RECORD SET:

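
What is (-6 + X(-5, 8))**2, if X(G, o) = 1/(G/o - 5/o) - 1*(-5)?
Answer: 81/25 ≈ 3.2400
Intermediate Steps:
X(G, o) = 5 + 1/(-5/o + G/o) (X(G, o) = 1/(-5/o + G/o) + 5 = 5 + 1/(-5/o + G/o))
(-6 + X(-5, 8))**2 = (-6 + (-25 + 8 + 5*(-5))/(-5 - 5))**2 = (-6 + (-25 + 8 - 25)/(-10))**2 = (-6 - 1/10*(-42))**2 = (-6 + 21/5)**2 = (-9/5)**2 = 81/25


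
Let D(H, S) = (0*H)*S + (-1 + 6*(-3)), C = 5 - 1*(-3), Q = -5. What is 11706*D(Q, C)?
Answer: -222414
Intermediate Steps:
C = 8 (C = 5 + 3 = 8)
D(H, S) = -19 (D(H, S) = 0*S + (-1 - 18) = 0 - 19 = -19)
11706*D(Q, C) = 11706*(-19) = -222414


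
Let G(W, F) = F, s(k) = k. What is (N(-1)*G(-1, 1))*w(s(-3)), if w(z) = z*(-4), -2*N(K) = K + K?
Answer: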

ASSIGNMENT:
If a line in the entries above contains the word "What", count it, and give only the final number.

RESULT:
3